WORK REQUEST: Repeat only the stretch of lines below that runs from the line with "Bootstrap a zero" through the line with "4. 4y par swap, fixed", unaltered.

╭──

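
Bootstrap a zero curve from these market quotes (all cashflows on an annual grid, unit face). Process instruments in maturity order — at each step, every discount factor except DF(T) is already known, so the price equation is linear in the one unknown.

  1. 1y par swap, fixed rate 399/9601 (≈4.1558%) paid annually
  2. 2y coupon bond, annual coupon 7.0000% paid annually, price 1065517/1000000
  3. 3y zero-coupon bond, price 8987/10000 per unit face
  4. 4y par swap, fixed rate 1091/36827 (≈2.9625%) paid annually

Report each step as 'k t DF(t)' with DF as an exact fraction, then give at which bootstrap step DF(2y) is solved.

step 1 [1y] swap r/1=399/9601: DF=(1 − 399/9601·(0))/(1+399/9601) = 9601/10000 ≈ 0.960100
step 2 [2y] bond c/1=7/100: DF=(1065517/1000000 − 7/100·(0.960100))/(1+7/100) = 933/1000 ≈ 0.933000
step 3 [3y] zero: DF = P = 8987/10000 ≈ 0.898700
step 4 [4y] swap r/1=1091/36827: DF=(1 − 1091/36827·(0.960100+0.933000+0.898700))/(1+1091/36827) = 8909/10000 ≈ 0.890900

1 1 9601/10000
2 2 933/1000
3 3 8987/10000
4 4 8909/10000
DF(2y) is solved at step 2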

╰──
╭──

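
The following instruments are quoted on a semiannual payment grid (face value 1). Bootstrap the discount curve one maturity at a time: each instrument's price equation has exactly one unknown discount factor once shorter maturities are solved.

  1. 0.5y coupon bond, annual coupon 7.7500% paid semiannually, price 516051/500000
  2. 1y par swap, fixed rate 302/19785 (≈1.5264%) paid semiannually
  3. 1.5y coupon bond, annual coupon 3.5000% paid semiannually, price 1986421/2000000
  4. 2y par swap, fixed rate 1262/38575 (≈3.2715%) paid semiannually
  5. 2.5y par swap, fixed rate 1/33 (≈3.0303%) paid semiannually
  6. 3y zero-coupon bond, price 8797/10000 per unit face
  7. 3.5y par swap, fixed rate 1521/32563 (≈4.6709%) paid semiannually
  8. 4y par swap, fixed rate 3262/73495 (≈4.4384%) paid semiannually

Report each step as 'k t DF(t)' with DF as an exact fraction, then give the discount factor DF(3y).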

╰──

EXERCISE OUTPUT:
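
Bootstrap a zero curve from these market quotes (all cashflows on an annual grid, unit face). Process instruments in maturity order — at each step, every discount factor except DF(T) is already known, so the price equation is linear in the one unknown.

  1. 1y par swap, fixed rate 399/9601 (≈4.1558%) paid annually
  2. 2y coupon bond, annual coupon 7.0000% paid annually, price 1065517/1000000
  3. 3y zero-coupon bond, price 8987/10000 per unit face
  4. 4y par swap, fixed rate 1091/36827 (≈2.9625%) paid annually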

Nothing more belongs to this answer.